◆ ABOUT THIS TASK:
Set down exactly the entries below, beginning at their first line and ending at the line with "PriorPurchase, Seasonality, StoreType.".

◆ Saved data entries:
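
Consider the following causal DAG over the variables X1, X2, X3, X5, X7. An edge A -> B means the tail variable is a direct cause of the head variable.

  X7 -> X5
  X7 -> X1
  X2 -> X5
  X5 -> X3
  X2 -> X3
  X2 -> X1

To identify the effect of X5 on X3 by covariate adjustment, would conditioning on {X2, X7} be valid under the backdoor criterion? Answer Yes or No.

Backdoor paths from X5 to X3 (paths whose first edge points into X5):
  P1: X5 <- X7 -> X1 <- X2 -> X3
  P2: X5 <- X2 -> X3
Condition 1 (no descendant of X5 in the set): holds — descendants of X5 are {X3}; none are in {X2, X7}.
Condition 2 (every backdoor path blocked by {X2, X7}):
  P1: blocked at fork node X7 ∈ conditioning set.
  P2: blocked at fork node X2 ∈ conditioning set.
{X2, X7} satisfies the backdoor criterion.

Yes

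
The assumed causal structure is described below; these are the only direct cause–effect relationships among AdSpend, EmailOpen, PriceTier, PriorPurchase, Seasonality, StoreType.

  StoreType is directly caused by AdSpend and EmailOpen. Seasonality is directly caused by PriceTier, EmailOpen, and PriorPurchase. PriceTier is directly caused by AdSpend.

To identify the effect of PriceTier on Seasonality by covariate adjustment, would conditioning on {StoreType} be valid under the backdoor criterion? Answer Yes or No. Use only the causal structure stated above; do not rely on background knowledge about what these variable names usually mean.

Backdoor paths from PriceTier to Seasonality (paths whose first edge points into PriceTier):
  P1: PriceTier <- AdSpend -> StoreType <- EmailOpen -> Seasonality
Condition 1 (no descendant of PriceTier in the set): holds — descendants of PriceTier are {Seasonality}; none are in {StoreType}.
Condition 2 (every backdoor path blocked by {StoreType}):
  P1: open — collider(s) StoreType are conditioned on (or have a conditioned descendant) and no non-collider on the path is in the set.
{StoreType} does not satisfy the backdoor criterion.

No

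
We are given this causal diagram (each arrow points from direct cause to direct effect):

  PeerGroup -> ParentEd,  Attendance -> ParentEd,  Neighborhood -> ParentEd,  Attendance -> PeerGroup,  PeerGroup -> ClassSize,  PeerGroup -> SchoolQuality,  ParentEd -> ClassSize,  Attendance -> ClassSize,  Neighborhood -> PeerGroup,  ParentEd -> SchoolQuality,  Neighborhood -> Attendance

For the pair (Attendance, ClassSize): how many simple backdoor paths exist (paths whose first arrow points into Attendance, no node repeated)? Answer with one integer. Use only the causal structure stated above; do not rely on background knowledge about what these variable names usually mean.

6

A backdoor path from Attendance to ClassSize is any simple undirected path whose first edge points into Attendance (i.e. leaves Attendance via a parent).
Parents of Attendance: {Neighborhood}.
Enumerating:
  P1: Attendance <- Neighborhood -> PeerGroup -> ParentEd -> ClassSize
  P2: Attendance <- Neighborhood -> PeerGroup -> SchoolQuality <- ParentEd -> ClassSize
  P3: Attendance <- Neighborhood -> PeerGroup -> ClassSize
  P4: Attendance <- Neighborhood -> ParentEd <- PeerGroup -> ClassSize
  P5: Attendance <- Neighborhood -> ParentEd -> SchoolQuality <- PeerGroup -> ClassSize
  P6: Attendance <- Neighborhood -> ParentEd -> ClassSize
That exhausts the simple backdoor paths. Count: 6.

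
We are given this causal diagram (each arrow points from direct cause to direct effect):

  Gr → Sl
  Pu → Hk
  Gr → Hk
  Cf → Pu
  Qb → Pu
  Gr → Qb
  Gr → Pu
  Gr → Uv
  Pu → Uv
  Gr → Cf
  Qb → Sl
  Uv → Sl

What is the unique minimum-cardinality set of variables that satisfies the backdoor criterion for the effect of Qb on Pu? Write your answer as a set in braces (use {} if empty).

Variables eligible for adjustment (non-descendants of Qb, excluding Qb and Pu): {Cf, Gr}.
Backdoor paths from Qb to Pu:
  P1: Qb <- Gr -> Cf -> Pu
  P2: Qb <- Gr -> Pu
  P3: Qb <- Gr -> Uv <- Pu
  P4: Qb <- Gr -> Sl <- Uv <- Pu
  P5: Qb <- Gr -> Hk <- Pu
The empty set is not sufficient: P1 (Qb <- Gr -> Cf -> Pu) has no collider blocking it and no conditioned non-collider, so it is open.
Try {Gr}:
  P1: blocked at fork node Gr ∈ conditioning set.
  P2: blocked at fork node Gr ∈ conditioning set.
  P3: blocked at fork node Gr ∈ conditioning set.
  P4: blocked at fork node Gr ∈ conditioning set.
  P5: blocked at fork node Gr ∈ conditioning set.
{Gr} contains no descendant of Qb and blocks every backdoor path.
No other singleton works — e.g. {Cf} leaves P2 open — so {Gr} is the unique smallest valid adjustment set.

{Gr}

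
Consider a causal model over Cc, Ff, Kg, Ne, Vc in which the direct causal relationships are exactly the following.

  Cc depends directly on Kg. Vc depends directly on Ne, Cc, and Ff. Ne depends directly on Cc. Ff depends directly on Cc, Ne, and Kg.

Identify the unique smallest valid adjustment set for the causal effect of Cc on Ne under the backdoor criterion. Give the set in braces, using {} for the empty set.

{}

Variables eligible for adjustment (non-descendants of Cc, excluding Cc and Ne): {Kg}.
Backdoor paths from Cc to Ne:
  P1: Cc <- Kg -> Ff <- Ne
  P2: Cc <- Kg -> Ff -> Vc <- Ne
Each backdoor path contains an unconditioned collider, so every path is already blocked with the empty conditioning set:
  P1: blocked at collider Ff (neither it nor any descendant is in the conditioning set).
  P2: blocked at collider Vc (neither it nor any descendant is in the conditioning set).
The empty set is therefore the unique smallest valid set.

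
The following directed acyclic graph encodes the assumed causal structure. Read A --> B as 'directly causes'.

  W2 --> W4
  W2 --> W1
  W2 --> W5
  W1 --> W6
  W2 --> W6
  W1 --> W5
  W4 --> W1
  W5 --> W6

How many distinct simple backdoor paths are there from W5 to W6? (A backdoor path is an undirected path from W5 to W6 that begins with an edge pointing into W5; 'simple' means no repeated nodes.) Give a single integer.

6

A backdoor path from W5 to W6 is any simple undirected path whose first edge points into W5 (i.e. leaves W5 via a parent).
Parents of W5: {W1, W2}.
Enumerating:
  P1: W5 <- W2 -> W4 -> W1 -> W6
  P2: W5 <- W2 -> W1 -> W6
  P3: W5 <- W2 -> W6
  P4: W5 <- W1 <- W2 -> W6
  P5: W5 <- W1 <- W4 <- W2 -> W6
  P6: W5 <- W1 -> W6
That exhausts the simple backdoor paths. Count: 6.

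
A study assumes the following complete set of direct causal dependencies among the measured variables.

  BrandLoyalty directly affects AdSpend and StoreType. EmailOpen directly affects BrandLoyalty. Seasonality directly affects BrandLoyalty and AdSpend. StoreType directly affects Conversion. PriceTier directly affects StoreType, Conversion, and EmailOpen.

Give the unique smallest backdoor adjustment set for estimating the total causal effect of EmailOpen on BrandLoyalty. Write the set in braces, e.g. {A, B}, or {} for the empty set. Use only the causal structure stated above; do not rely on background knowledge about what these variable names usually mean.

Variables eligible for adjustment (non-descendants of EmailOpen, excluding EmailOpen and BrandLoyalty): {PriceTier, Seasonality}.
Backdoor paths from EmailOpen to BrandLoyalty:
  P1: EmailOpen <- PriceTier -> StoreType <- BrandLoyalty
  P2: EmailOpen <- PriceTier -> Conversion <- StoreType <- BrandLoyalty
Each backdoor path contains an unconditioned collider, so every path is already blocked with the empty conditioning set:
  P1: blocked at collider StoreType (neither it nor any descendant is in the conditioning set).
  P2: blocked at collider Conversion (neither it nor any descendant is in the conditioning set).
The empty set is therefore the unique smallest valid set.

{}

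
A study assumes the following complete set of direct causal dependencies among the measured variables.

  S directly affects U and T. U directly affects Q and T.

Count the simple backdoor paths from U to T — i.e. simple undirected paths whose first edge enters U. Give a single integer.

1

A backdoor path from U to T is any simple undirected path whose first edge points into U (i.e. leaves U via a parent).
Parents of U: {S}.
Enumerating:
  P1: U <- S -> T
That exhausts the simple backdoor paths. Count: 1.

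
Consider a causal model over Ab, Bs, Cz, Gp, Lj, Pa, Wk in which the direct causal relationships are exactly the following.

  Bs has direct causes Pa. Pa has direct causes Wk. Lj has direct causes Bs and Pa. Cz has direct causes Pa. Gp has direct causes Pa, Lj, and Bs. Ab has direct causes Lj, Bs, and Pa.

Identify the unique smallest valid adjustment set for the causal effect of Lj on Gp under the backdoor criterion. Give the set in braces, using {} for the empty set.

Variables eligible for adjustment (non-descendants of Lj, excluding Lj and Gp): {Bs, Cz, Pa, Wk}.
Backdoor paths from Lj to Gp:
  P1: Lj <- Pa -> Bs -> Gp
  P2: Lj <- Pa -> Gp
  P3: Lj <- Pa -> Ab <- Bs -> Gp
  P4: Lj <- Bs <- Pa -> Gp
  P5: Lj <- Bs -> Gp
  P6: Lj <- Bs -> Ab <- Pa -> Gp
The empty set is not sufficient: P1 (Lj <- Pa -> Bs -> Gp) has no collider blocking it and no conditioned non-collider, so it is open.
Try {Bs, Pa}:
  P1: blocked at fork node Pa ∈ conditioning set.
  P2: blocked at fork node Pa ∈ conditioning set.
  P3: blocked at fork node Pa ∈ conditioning set.
  P4: blocked at chain node Bs ∈ conditioning set.
  P5: blocked at fork node Bs ∈ conditioning set.
  P6: blocked at fork node Bs ∈ conditioning set.
{Bs, Pa} contains no descendant of Lj and blocks every backdoor path.
Every element of {Bs, Pa} is needed (dropping Bs leaves P5 open; dropping Pa leaves P2 open), so no proper subset is valid.
Among all size-2 subsets of the eligible variables, only {Bs, Pa} blocks every backdoor path, so it is the unique smallest valid adjustment set.

{Bs, Pa}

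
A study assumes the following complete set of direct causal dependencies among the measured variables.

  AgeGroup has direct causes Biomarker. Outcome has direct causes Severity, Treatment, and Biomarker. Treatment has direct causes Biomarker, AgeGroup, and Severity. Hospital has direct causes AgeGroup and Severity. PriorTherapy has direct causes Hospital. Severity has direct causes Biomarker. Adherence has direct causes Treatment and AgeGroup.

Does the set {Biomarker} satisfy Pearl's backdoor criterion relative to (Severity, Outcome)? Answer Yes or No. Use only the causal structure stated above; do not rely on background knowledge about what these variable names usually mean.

Yes

Backdoor paths from Severity to Outcome (paths whose first edge points into Severity):
  P1: Severity <- Biomarker -> AgeGroup -> Treatment -> Outcome
  P2: Severity <- Biomarker -> AgeGroup -> Adherence <- Treatment -> Outcome
  P3: Severity <- Biomarker -> Treatment -> Outcome
  P4: Severity <- Biomarker -> Outcome
Condition 1 (no descendant of Severity in the set): holds — descendants of Severity are {Adherence, Hospital, Outcome, PriorTherapy, Treatment}; none are in {Biomarker}.
Condition 2 (every backdoor path blocked by {Biomarker}):
  P1: blocked at fork node Biomarker ∈ conditioning set.
  P2: blocked at fork node Biomarker ∈ conditioning set.
  P3: blocked at fork node Biomarker ∈ conditioning set.
  P4: blocked at fork node Biomarker ∈ conditioning set.
{Biomarker} satisfies the backdoor criterion.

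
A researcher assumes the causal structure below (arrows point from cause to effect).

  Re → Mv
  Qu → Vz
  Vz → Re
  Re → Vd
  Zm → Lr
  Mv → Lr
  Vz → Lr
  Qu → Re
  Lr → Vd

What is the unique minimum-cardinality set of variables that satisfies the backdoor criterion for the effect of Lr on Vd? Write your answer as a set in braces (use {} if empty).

{Re}

Variables eligible for adjustment (non-descendants of Lr, excluding Lr and Vd): {Mv, Qu, Re, Vz, Zm}.
Backdoor paths from Lr to Vd:
  P1: Lr <- Vz <- Qu -> Re -> Vd
  P2: Lr <- Vz -> Re -> Vd
  P3: Lr <- Mv <- Re -> Vd
The empty set is not sufficient: P1 (Lr <- Vz <- Qu -> Re -> Vd) has no collider blocking it and no conditioned non-collider, so it is open.
Try {Re}:
  P1: blocked at chain node Re ∈ conditioning set.
  P2: blocked at chain node Re ∈ conditioning set.
  P3: blocked at fork node Re ∈ conditioning set.
{Re} contains no descendant of Lr and blocks every backdoor path.
No other singleton works — e.g. {Qu} leaves P2 open — so {Re} is the unique smallest valid adjustment set.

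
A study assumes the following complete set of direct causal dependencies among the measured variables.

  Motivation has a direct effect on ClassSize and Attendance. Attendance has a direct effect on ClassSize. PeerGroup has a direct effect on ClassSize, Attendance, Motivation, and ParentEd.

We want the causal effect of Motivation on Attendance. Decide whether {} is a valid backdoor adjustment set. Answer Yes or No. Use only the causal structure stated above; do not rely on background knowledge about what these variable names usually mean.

No

Backdoor paths from Motivation to Attendance (paths whose first edge points into Motivation):
  P1: Motivation <- PeerGroup -> Attendance
  P2: Motivation <- PeerGroup -> ClassSize <- Attendance
Condition 1 (no descendant of Motivation in the set): holds — descendants of Motivation are {Attendance, ClassSize}; none are in {}.
Condition 2 (every backdoor path blocked by {}):
  P1: open — no interior node is in the conditioning set.
  P2: blocked at collider ClassSize (neither it nor any descendant is in the conditioning set).
{} does not satisfy the backdoor criterion.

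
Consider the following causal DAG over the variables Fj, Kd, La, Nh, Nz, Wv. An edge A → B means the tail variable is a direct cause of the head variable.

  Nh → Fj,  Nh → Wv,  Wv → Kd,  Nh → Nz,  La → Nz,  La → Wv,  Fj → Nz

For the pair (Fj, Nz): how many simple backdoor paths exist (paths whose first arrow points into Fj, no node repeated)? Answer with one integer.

A backdoor path from Fj to Nz is any simple undirected path whose first edge points into Fj (i.e. leaves Fj via a parent).
Parents of Fj: {Nh}.
Enumerating:
  P1: Fj <- Nh -> Wv <- La -> Nz
  P2: Fj <- Nh -> Nz
That exhausts the simple backdoor paths. Count: 2.

2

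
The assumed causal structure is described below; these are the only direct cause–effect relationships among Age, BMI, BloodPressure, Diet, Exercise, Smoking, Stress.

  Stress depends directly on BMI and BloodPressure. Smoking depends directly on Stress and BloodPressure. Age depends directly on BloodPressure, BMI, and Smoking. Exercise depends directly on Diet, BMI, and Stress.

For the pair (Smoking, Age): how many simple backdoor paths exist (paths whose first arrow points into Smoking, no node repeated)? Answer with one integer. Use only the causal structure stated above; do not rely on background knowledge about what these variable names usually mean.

A backdoor path from Smoking to Age is any simple undirected path whose first edge points into Smoking (i.e. leaves Smoking via a parent).
Parents of Smoking: {BloodPressure, Stress}.
Enumerating:
  P1: Smoking <- BloodPressure -> Stress <- BMI -> Age
  P2: Smoking <- BloodPressure -> Stress -> Exercise <- BMI -> Age
  P3: Smoking <- BloodPressure -> Age
  P4: Smoking <- Stress <- BMI -> Age
  P5: Smoking <- Stress <- BloodPressure -> Age
  P6: Smoking <- Stress -> Exercise <- BMI -> Age
That exhausts the simple backdoor paths. Count: 6.

6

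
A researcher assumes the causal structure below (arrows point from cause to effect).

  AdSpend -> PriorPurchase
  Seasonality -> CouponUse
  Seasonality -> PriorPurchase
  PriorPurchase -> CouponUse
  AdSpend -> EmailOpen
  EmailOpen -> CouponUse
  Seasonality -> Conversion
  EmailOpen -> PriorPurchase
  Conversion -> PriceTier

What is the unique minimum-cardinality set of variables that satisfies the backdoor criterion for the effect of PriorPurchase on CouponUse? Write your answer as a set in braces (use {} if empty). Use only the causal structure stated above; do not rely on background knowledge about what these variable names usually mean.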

◆ OUTPUT:
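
Consider the following causal DAG over the variables X1, X2, X3, X5, X7. An edge A -> B means the tail variable is a direct cause of the head variable.

  X7 -> X5
  X7 -> X1
  X2 -> X5
  X5 -> X3
  X2 -> X3
  X2 -> X1

To identify the effect of X5 on X3 by covariate adjustment, would conditioning on {X2, X7} be valid under the backdoor criterion? Answer Yes or No.

Backdoor paths from X5 to X3 (paths whose first edge points into X5):
  P1: X5 <- X7 -> X1 <- X2 -> X3
  P2: X5 <- X2 -> X3
Condition 1 (no descendant of X5 in the set): holds — descendants of X5 are {X3}; none are in {X2, X7}.
Condition 2 (every backdoor path blocked by {X2, X7}):
  P1: blocked at fork node X7 ∈ conditioning set.
  P2: blocked at fork node X2 ∈ conditioning set.
{X2, X7} satisfies the backdoor criterion.

Yes

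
The assumed causal structure is described below; these are the only direct cause–effect relationships among AdSpend, EmailOpen, PriceTier, PriorPurchase, Seasonality, StoreType.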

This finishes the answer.